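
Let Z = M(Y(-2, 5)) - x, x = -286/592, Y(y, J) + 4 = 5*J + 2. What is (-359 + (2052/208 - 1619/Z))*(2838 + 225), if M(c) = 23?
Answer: -154288469113/120484 ≈ -1.2806e+6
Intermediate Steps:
Y(y, J) = -2 + 5*J (Y(y, J) = -4 + (5*J + 2) = -4 + (2 + 5*J) = -2 + 5*J)
x = -143/296 (x = -286*1/592 = -143/296 ≈ -0.48311)
Z = 6951/296 (Z = 23 - 1*(-143/296) = 23 + 143/296 = 6951/296 ≈ 23.483)
(-359 + (2052/208 - 1619/Z))*(2838 + 225) = (-359 + (2052/208 - 1619/6951/296))*(2838 + 225) = (-359 + (2052*(1/208) - 1619*296/6951))*3063 = (-359 + (513/52 - 479224/6951))*3063 = (-359 - 21353785/361452)*3063 = -151115053/361452*3063 = -154288469113/120484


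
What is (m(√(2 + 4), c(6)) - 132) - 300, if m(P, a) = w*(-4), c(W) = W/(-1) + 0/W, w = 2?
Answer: -440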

EXERCISE GOAL: Exact copies of the lines from the start of the data up to the line holding "Answer: -154288469113/120484 ≈ -1.2806e+6", both included, are all that is needed.

EXERCISE SOLUTION:
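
Let Z = M(Y(-2, 5)) - x, x = -286/592, Y(y, J) + 4 = 5*J + 2. What is (-359 + (2052/208 - 1619/Z))*(2838 + 225), if M(c) = 23?
Answer: -154288469113/120484 ≈ -1.2806e+6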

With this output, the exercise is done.